■ **WHAT THE TASK ASKS**: Two lines in the data below mark the range: the one with "(h) | C (µg/L) |" and the one with "A single 100". Return both, along with every line between them, exactly.

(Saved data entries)

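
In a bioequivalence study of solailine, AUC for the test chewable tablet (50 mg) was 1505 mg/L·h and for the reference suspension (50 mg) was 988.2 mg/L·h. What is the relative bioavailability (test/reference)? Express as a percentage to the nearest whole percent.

F_rel = 152%

F_rel = (AUC_test/D_test) / (AUC_ref/D_ref)
      = (1505/50) / (988.2/50)
      = 30.1 / 19.764 = 1.5230 = 152.30%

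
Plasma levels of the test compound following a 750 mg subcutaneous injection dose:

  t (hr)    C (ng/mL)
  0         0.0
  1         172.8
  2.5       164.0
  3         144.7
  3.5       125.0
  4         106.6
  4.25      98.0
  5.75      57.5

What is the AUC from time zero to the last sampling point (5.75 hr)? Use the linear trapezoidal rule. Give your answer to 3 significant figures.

AUC = 684 ng/mL·hr

Trapezoidal AUC_0→5.75:
  [0→1]: (0.0+172.8)/2 × 1 = 86.4
  [1→2.5]: (172.8+164.0)/2 × 1.5 = 252.6
  [2.5→3]: (164.0+144.7)/2 × 0.5 = 77.175
  [3→3.5]: (144.7+125.0)/2 × 0.5 = 67.425
  [3.5→4]: (125.0+106.6)/2 × 0.5 = 57.9
  [4→4.25]: (106.6+98.0)/2 × 0.25 = 25.575
  [4.25→5.75]: (98.0+57.5)/2 × 1.5 = 116.625
  Sum = 683.7 ng/mL·hr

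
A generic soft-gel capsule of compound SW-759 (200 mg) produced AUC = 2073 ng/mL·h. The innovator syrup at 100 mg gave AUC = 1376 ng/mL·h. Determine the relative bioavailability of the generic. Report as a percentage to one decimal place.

F_rel = 75.3%

F_rel = (AUC_test/D_test) / (AUC_ref/D_ref)
      = (2073/200) / (1376/100)
      = 10.365 / 13.76 = 0.7533 = 75.33%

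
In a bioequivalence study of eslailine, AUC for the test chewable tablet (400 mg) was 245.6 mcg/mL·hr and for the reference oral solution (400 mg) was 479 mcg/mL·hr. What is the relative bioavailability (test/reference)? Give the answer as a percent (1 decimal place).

F_rel = 51.3%

F_rel = (AUC_test/D_test) / (AUC_ref/D_ref)
      = (245.6/400) / (479/400)
      = 0.614 / 1.1975 = 0.5127 = 51.27%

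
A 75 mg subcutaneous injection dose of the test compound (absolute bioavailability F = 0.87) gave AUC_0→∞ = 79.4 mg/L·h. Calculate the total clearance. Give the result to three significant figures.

CL = F × Dose / AUC_0→∞
   = 0.87 × 75 / 79.4 = 0.821788 L/h

CL = 0.822 L/h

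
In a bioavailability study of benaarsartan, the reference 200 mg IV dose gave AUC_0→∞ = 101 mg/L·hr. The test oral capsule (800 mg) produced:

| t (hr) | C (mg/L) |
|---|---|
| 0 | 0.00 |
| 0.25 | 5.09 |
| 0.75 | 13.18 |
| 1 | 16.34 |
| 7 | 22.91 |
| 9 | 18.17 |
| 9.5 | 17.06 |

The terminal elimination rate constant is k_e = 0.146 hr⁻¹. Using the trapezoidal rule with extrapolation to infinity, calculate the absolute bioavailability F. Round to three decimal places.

F = 0.726

Trapezoidal AUC_0→9.5 (oral capsule):
  [0→0.25]: (0.00+5.09)/2 × 0.25 = 0.63625
  [0.25→0.75]: (5.09+13.18)/2 × 0.5 = 4.5675
  [0.75→1]: (13.18+16.34)/2 × 0.25 = 3.69
  [1→7]: (16.34+22.91)/2 × 6 = 117.75
  [7→9]: (22.91+18.17)/2 × 2 = 41.08
  [9→9.5]: (18.17+17.06)/2 × 0.5 = 8.8075
  Sum = 176.53125 mg/L·hr
Tail: C_last/k_e = 17.06/0.146 = 116.849
AUC_0→∞ (oral capsule) = 176.53125 + 116.849 = 293.38025 mg/L·hr
F = (AUC_ev/D_ev)/(AUC_iv/D_iv) = (293.38025/800)/(101/200) = 0.366725/0.505 = 0.7262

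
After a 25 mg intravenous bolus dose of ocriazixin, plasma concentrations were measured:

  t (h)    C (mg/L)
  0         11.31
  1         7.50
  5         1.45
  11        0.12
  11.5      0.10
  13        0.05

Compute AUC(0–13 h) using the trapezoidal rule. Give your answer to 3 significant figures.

Trapezoidal AUC_0→13:
  [0→1]: (11.31+7.50)/2 × 1 = 9.405
  [1→5]: (7.50+1.45)/2 × 4 = 17.9
  [5→11]: (1.45+0.12)/2 × 6 = 4.71
  [11→11.5]: (0.12+0.10)/2 × 0.5 = 0.055
  [11.5→13]: (0.10+0.05)/2 × 1.5 = 0.1125
  Sum = 32.1825 mg/L·h

AUC = 32.2 mg/L·h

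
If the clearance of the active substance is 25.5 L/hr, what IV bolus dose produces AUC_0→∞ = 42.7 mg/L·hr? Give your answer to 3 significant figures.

Dose = 1090 mg

Dose_iv = CL × AUC_0→∞
     = 25.5 × 42.7 = 1088.85 mg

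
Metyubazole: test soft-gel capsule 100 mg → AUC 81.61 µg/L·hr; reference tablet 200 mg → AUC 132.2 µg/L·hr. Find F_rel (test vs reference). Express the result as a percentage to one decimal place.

F_rel = (AUC_test/D_test) / (AUC_ref/D_ref)
      = (81.61/100) / (132.2/200)
      = 0.8161 / 0.661 = 1.2346 = 123.46%

F_rel = 123.5%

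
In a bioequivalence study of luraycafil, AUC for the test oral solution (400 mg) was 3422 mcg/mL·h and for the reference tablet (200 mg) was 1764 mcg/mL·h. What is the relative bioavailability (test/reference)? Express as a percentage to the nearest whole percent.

F_rel = (AUC_test/D_test) / (AUC_ref/D_ref)
      = (3422/400) / (1764/200)
      = 8.555 / 8.82 = 0.9700 = 97.00%

F_rel = 97%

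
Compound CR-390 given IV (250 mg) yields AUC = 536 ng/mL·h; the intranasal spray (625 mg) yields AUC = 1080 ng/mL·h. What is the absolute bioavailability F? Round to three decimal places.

F = (AUC_ev / D_ev) / (AUC_iv / D_iv)
  = (1080/625) / (536/250)
  = 1.728 / 2.144 = 0.8060

F = 0.806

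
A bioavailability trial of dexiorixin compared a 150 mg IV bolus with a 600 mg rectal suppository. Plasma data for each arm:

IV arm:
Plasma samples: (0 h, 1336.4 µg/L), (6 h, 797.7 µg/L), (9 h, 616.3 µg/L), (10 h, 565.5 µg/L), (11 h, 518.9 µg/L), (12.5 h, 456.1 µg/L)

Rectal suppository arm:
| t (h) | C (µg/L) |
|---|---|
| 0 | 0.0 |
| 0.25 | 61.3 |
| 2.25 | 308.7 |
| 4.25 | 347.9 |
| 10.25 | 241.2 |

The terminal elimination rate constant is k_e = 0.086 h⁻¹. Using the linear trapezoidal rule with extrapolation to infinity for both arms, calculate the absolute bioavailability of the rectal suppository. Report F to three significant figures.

Trapezoidal AUC_0→12.5 (IV):
  [0→6]: (1336.4+797.7)/2 × 6 = 6402.3
  [6→9]: (797.7+616.3)/2 × 3 = 2121.0
  [9→10]: (616.3+565.5)/2 × 1 = 590.9
  [10→11]: (565.5+518.9)/2 × 1 = 542.2
  [11→12.5]: (518.9+456.1)/2 × 1.5 = 731.25
  Sum = 10387.65 µg/L·h
IV tail: 456.1/0.086 = 5303.488; AUC_iv,0→∞ = 10387.65 + 5303.488 = 15691.138 µg/L·h
Trapezoidal AUC_0→10.25 (rectal suppository):
  [0→0.25]: (0.0+61.3)/2 × 0.25 = 7.6625
  [0.25→2.25]: (61.3+308.7)/2 × 2 = 370.0
  [2.25→4.25]: (308.7+347.9)/2 × 2 = 656.6
  [4.25→10.25]: (347.9+241.2)/2 × 6 = 1767.3
  Sum = 2801.5625 µg/L·h
rectal suppository tail: 241.2/0.086 = 2804.651; AUC_ev,0→∞ = 2801.5625 + 2804.651 = 5606.2135 µg/L·h
F = (AUC_ev/D_ev)/(AUC_iv/D_iv) = (5606.2135/600)/(15691.138/150) = 9.34369/104.608 = 0.0893

F = 0.0893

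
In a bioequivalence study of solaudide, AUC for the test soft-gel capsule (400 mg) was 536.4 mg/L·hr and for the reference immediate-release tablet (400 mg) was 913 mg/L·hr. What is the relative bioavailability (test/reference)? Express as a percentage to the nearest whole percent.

F_rel = (AUC_test/D_test) / (AUC_ref/D_ref)
      = (536.4/400) / (913/400)
      = 1.341 / 2.2825 = 0.5875 = 58.75%

F_rel = 59%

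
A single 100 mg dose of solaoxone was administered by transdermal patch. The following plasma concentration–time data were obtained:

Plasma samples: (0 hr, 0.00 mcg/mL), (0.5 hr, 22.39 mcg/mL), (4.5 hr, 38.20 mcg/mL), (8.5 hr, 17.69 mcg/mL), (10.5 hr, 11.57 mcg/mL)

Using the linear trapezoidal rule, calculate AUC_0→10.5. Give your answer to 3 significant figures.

Trapezoidal AUC_0→10.5:
  [0→0.5]: (0.00+22.39)/2 × 0.5 = 5.5975
  [0.5→4.5]: (22.39+38.20)/2 × 4 = 121.18
  [4.5→8.5]: (38.20+17.69)/2 × 4 = 111.78
  [8.5→10.5]: (17.69+11.57)/2 × 2 = 29.26
  Sum = 267.8175 mcg/mL·hr

AUC = 268 mcg/mL·hr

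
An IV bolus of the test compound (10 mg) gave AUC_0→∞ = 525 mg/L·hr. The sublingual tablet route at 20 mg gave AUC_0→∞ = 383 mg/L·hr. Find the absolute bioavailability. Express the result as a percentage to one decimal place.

F = (AUC_ev / D_ev) / (AUC_iv / D_iv)
  = (383/20) / (525/10)
  = 19.15 / 52.5 = 0.3648
  = 36.48%

F = 36.5%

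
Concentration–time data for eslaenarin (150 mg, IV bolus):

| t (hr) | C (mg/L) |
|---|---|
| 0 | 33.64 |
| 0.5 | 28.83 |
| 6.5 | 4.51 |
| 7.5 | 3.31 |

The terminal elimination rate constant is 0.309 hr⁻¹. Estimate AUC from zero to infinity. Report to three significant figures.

Trapezoidal AUC_0→7.5:
  [0→0.5]: (33.64+28.83)/2 × 0.5 = 15.6175
  [0.5→6.5]: (28.83+4.51)/2 × 6 = 100.02
  [6.5→7.5]: (4.51+3.31)/2 × 1 = 3.91
  Sum = 119.5475 mg/L·hr
Extrapolated tail: C_last / k_e = 3.31 / 0.309 = 10.712
AUC_0→∞ = 119.5475 + 10.712 = 130.2595 mg/L·hr

AUC = 130 mg/L·hr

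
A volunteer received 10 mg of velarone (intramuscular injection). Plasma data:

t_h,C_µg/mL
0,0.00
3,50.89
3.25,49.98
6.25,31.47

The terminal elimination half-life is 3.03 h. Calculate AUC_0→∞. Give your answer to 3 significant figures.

AUC = 349 µg/mL·h

Trapezoidal AUC_0→6.25:
  [0→3]: (0.00+50.89)/2 × 3 = 76.335
  [3→3.25]: (50.89+49.98)/2 × 0.25 = 12.60875
  [3.25→6.25]: (49.98+31.47)/2 × 3 = 122.175
  Sum = 211.11875 µg/mL·h
k_e = ln2 / t½ = 0.693147 / 3.03 = 0.2288 h^-1
Extrapolated tail: C_last / k_e = 31.47 / 0.2288 = 137.544
AUC_0→∞ = 211.11875 + 137.544 = 348.66275 µg/mL·h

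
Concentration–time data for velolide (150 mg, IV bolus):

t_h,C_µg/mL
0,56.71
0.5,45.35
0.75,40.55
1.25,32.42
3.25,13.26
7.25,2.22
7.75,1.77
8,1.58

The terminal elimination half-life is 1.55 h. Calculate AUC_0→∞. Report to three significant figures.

Trapezoidal AUC_0→8:
  [0→0.5]: (56.71+45.35)/2 × 0.5 = 25.515
  [0.5→0.75]: (45.35+40.55)/2 × 0.25 = 10.7375
  [0.75→1.25]: (40.55+32.42)/2 × 0.5 = 18.2425
  [1.25→3.25]: (32.42+13.26)/2 × 2 = 45.68
  [3.25→7.25]: (13.26+2.22)/2 × 4 = 30.96
  [7.25→7.75]: (2.22+1.77)/2 × 0.5 = 0.9975
  [7.75→8]: (1.77+1.58)/2 × 0.25 = 0.41875
  Sum = 132.55125 µg/mL·h
k_e = ln2 / t½ = 0.693147 / 1.55 = 0.4472 h^-1
Extrapolated tail: C_last / k_e = 1.58 / 0.4472 = 3.533
AUC_0→∞ = 132.55125 + 3.533 = 136.08425 µg/mL·h

AUC = 136 µg/mL·h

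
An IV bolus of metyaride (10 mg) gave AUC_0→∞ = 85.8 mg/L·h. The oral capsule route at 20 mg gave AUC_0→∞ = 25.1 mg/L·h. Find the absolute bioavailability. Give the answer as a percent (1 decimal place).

F = 14.6%

F = (AUC_ev / D_ev) / (AUC_iv / D_iv)
  = (25.1/20) / (85.8/10)
  = 1.255 / 8.58 = 0.1463
  = 14.63%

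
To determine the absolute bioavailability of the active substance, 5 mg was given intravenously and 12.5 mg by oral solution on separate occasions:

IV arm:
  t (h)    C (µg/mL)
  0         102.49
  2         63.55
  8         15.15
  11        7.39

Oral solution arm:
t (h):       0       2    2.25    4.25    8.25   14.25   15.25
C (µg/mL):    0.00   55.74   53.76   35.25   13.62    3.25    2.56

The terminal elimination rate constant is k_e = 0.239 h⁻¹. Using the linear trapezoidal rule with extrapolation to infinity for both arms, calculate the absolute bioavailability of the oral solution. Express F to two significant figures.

F = 0.27

Trapezoidal AUC_0→11 (IV):
  [0→2]: (102.49+63.55)/2 × 2 = 166.04
  [2→8]: (63.55+15.15)/2 × 6 = 236.1
  [8→11]: (15.15+7.39)/2 × 3 = 33.81
  Sum = 435.95 µg/mL·h
IV tail: 7.39/0.239 = 30.921; AUC_iv,0→∞ = 435.95 + 30.921 = 466.871 µg/mL·h
Trapezoidal AUC_0→15.25 (oral solution):
  [0→2]: (0.00+55.74)/2 × 2 = 55.74
  [2→2.25]: (55.74+53.76)/2 × 0.25 = 13.6875
  [2.25→4.25]: (53.76+35.25)/2 × 2 = 89.01
  [4.25→8.25]: (35.25+13.62)/2 × 4 = 97.74
  [8.25→14.25]: (13.62+3.25)/2 × 6 = 50.61
  [14.25→15.25]: (3.25+2.56)/2 × 1 = 2.905
  Sum = 309.6925 µg/mL·h
oral solution tail: 2.56/0.239 = 10.711; AUC_ev,0→∞ = 309.6925 + 10.711 = 320.4035 µg/mL·h
F = (AUC_ev/D_ev)/(AUC_iv/D_iv) = (320.4035/12.5)/(466.871/5) = 25.63228/93.3742 = 0.2745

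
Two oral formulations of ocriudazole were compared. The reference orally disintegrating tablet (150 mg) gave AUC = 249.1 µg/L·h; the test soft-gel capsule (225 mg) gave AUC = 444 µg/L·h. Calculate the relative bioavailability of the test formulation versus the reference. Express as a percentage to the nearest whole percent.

F_rel = 119%

F_rel = (AUC_test/D_test) / (AUC_ref/D_ref)
      = (444/225) / (249.1/150)
      = 1.97333 / 1.66067 = 1.1883 = 118.83%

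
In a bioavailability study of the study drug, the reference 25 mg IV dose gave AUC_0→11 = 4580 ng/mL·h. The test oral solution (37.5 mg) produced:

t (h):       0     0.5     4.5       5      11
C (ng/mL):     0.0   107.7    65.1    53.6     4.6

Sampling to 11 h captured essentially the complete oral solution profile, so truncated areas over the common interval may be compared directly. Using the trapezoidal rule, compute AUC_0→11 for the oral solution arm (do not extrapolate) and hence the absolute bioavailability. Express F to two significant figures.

Trapezoidal AUC_0→11 (oral solution):
  [0→0.5]: (0.0+107.7)/2 × 0.5 = 26.925
  [0.5→4.5]: (107.7+65.1)/2 × 4 = 345.6
  [4.5→5]: (65.1+53.6)/2 × 0.5 = 29.675
  [5→11]: (53.6+4.6)/2 × 6 = 174.6
  Sum = 576.8 ng/mL·h
F = (AUC_ev/D_ev)/(AUC_iv/D_iv) = (576.8/37.5)/(4580/25) = 15.3813/183.2 = 0.0840

F = 0.084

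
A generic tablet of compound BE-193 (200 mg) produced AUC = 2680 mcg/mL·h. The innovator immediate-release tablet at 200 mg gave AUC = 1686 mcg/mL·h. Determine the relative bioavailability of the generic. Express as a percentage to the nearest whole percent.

F_rel = 159%

F_rel = (AUC_test/D_test) / (AUC_ref/D_ref)
      = (2680/200) / (1686/200)
      = 13.4 / 8.43 = 1.5896 = 158.96%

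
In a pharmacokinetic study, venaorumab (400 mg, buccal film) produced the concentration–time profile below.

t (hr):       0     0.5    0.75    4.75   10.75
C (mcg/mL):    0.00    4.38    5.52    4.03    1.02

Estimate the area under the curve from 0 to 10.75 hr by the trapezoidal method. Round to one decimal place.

Trapezoidal AUC_0→10.75:
  [0→0.5]: (0.00+4.38)/2 × 0.5 = 1.095
  [0.5→0.75]: (4.38+5.52)/2 × 0.25 = 1.2375
  [0.75→4.75]: (5.52+4.03)/2 × 4 = 19.1
  [4.75→10.75]: (4.03+1.02)/2 × 6 = 15.15
  Sum = 36.5825 mcg/mL·hr

AUC = 36.6 mcg/mL·hr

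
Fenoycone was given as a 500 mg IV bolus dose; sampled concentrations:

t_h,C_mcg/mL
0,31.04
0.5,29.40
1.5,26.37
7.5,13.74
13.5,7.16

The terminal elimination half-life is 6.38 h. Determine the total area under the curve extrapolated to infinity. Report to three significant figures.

AUC = 292 mcg/mL·h

Trapezoidal AUC_0→13.5:
  [0→0.5]: (31.04+29.40)/2 × 0.5 = 15.11
  [0.5→1.5]: (29.40+26.37)/2 × 1 = 27.885
  [1.5→7.5]: (26.37+13.74)/2 × 6 = 120.33
  [7.5→13.5]: (13.74+7.16)/2 × 6 = 62.7
  Sum = 226.025 mcg/mL·h
k_e = ln2 / t½ = 0.693147 / 6.38 = 0.1086 h^-1
Extrapolated tail: C_last / k_e = 7.16 / 0.1086 = 65.930
AUC_0→∞ = 226.025 + 65.930 = 291.955 mcg/mL·h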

■ **WRITTEN SOLUTION**:
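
| t (h) | C (µg/L) |
|---|---|
| 0 | 0.0 |
| 0.25 | 61.3 |
| 2.25 | 308.7 |
| 4.25 | 347.9 |
| 10.25 | 241.2 |

The terminal elimination rate constant is k_e = 0.086 h⁻¹. Using the linear trapezoidal rule with extrapolation to infinity for both arms, calculate the absolute bioavailability of the rectal suppository. Report F to three significant figures.

Trapezoidal AUC_0→12.5 (IV):
  [0→6]: (1336.4+797.7)/2 × 6 = 6402.3
  [6→9]: (797.7+616.3)/2 × 3 = 2121.0
  [9→10]: (616.3+565.5)/2 × 1 = 590.9
  [10→11]: (565.5+518.9)/2 × 1 = 542.2
  [11→12.5]: (518.9+456.1)/2 × 1.5 = 731.25
  Sum = 10387.65 µg/L·h
IV tail: 456.1/0.086 = 5303.488; AUC_iv,0→∞ = 10387.65 + 5303.488 = 15691.138 µg/L·h
Trapezoidal AUC_0→10.25 (rectal suppository):
  [0→0.25]: (0.0+61.3)/2 × 0.25 = 7.6625
  [0.25→2.25]: (61.3+308.7)/2 × 2 = 370.0
  [2.25→4.25]: (308.7+347.9)/2 × 2 = 656.6
  [4.25→10.25]: (347.9+241.2)/2 × 6 = 1767.3
  Sum = 2801.5625 µg/L·h
rectal suppository tail: 241.2/0.086 = 2804.651; AUC_ev,0→∞ = 2801.5625 + 2804.651 = 5606.2135 µg/L·h
F = (AUC_ev/D_ev)/(AUC_iv/D_iv) = (5606.2135/600)/(15691.138/150) = 9.34369/104.608 = 0.0893

F = 0.0893

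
In a bioequivalence study of solaudide, AUC for the test soft-gel capsule (400 mg) was 536.4 mg/L·hr and for the reference immediate-release tablet (400 mg) was 913 mg/L·hr. What is the relative bioavailability (test/reference)? Express as a percentage to the nearest whole percent.

F_rel = (AUC_test/D_test) / (AUC_ref/D_ref)
      = (536.4/400) / (913/400)
      = 1.341 / 2.2825 = 0.5875 = 58.75%

F_rel = 59%

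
A single 100 mg dose of solaoxone was administered by transdermal patch. The following plasma concentration–time data were obtained: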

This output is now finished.